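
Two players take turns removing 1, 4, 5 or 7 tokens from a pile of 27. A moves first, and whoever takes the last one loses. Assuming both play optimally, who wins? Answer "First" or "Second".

Second

Mark each pile size as W (mover wins) or L (mover loses):
i:   0  1  2  3  4  5  6  7  8  9 10 11 12 13 14 15 16 17 18 19 20 21 22 23 24 25 26 27
     W  L  W  L  W  W  W  W  W  L  W  L  W  W  W  W  W  L  W  L  W  W  W  W  W  L  W  L
Position 27 is L, so the second player wins.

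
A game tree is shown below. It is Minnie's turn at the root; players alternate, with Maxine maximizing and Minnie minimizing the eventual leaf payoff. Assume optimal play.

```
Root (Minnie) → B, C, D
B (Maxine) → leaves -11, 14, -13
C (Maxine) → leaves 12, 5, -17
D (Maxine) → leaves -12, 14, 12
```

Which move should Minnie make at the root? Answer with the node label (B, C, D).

C

B (Maxine): max(-11, 14, -13) = 14
C (Maxine): max(12, 5, -17) = 12
D (Maxine): max(-12, 14, 12) = 14
Root (Minnie): min(14, 12, 14) = 12
Minnie picks the child with the lowest value: C (value 12).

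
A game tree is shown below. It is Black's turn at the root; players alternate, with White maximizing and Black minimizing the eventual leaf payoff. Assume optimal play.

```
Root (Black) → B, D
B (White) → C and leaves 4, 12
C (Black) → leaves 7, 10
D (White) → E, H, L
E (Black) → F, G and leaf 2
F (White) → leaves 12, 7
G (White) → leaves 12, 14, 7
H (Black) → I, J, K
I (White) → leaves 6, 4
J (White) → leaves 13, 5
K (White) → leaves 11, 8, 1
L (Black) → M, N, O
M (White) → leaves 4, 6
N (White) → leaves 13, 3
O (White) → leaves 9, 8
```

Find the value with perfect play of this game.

6

C (Black): min(7, 10) = 7
B (White): max(7, 4, 12) = 12
F (White): max(12, 7) = 12
G (White): max(12, 14, 7) = 14
E (Black): min(12, 14, 2) = 2
I (White): max(6, 4) = 6
J (White): max(13, 5) = 13
K (White): max(11, 8, 1) = 11
H (Black): min(6, 13, 11) = 6
M (White): max(4, 6) = 6
N (White): max(13, 3) = 13
O (White): max(9, 8) = 9
L (Black): min(6, 13, 9) = 6
D (White): max(2, 6, 6) = 6
Root (Black): min(12, 6) = 6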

**TASK GOAL**: Take the entries and print them exactly. Keep every line.

**RESPONSE AREA**:
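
Two players take turns removing 1, 4, 5 or 7 tokens from a pile of 27. A moves first, and whoever takes the last one loses. Assuming both play optimally, who wins? Answer "First" or "Second".

Second

Mark each pile size as W (mover wins) or L (mover loses):
i:   0  1  2  3  4  5  6  7  8  9 10 11 12 13 14 15 16 17 18 19 20 21 22 23 24 25 26 27
     W  L  W  L  W  W  W  W  W  L  W  L  W  W  W  W  W  L  W  L  W  W  W  W  W  L  W  L
Position 27 is L, so the second player wins.

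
A game tree is shown below. It is Minnie's turn at the root; players alternate, with Maxine maximizing and Minnie minimizing the eventual leaf payoff. Assume optimal play.

```
Root (Minnie) → B, C, D
B (Maxine) → leaves -11, 14, -13
C (Maxine) → leaves 12, 5, -17
D (Maxine) → leaves -12, 14, 12
```

Which move should Minnie make at the root? Answer with the node label (B, C, D).

C

B (Maxine): max(-11, 14, -13) = 14
C (Maxine): max(12, 5, -17) = 12
D (Maxine): max(-12, 14, 12) = 14
Root (Minnie): min(14, 12, 14) = 12
Minnie picks the child with the lowest value: C (value 12).

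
A game tree is shown below. It is Black's turn at the root; players alternate, with White maximizing and Black minimizing the eventual leaf payoff. Assume optimal play.

```
Root (Black) → B, D
B (White) → C and leaves 4, 12
C (Black) → leaves 7, 10
D (White) → E, H, L
E (Black) → F, G and leaf 2
F (White) → leaves 12, 7
G (White) → leaves 12, 14, 7
H (Black) → I, J, K
I (White) → leaves 6, 4
J (White) → leaves 13, 5
K (White) → leaves 11, 8, 1
L (Black) → M, N, O
M (White) → leaves 4, 6
N (White) → leaves 13, 3
O (White) → leaves 9, 8
```

Find the value with perfect play of this game.

6

C (Black): min(7, 10) = 7
B (White): max(7, 4, 12) = 12
F (White): max(12, 7) = 12
G (White): max(12, 14, 7) = 14
E (Black): min(12, 14, 2) = 2
I (White): max(6, 4) = 6
J (White): max(13, 5) = 13
K (White): max(11, 8, 1) = 11
H (Black): min(6, 13, 11) = 6
M (White): max(4, 6) = 6
N (White): max(13, 3) = 13
O (White): max(9, 8) = 9
L (Black): min(6, 13, 9) = 6
D (White): max(2, 6, 6) = 6
Root (Black): min(12, 6) = 6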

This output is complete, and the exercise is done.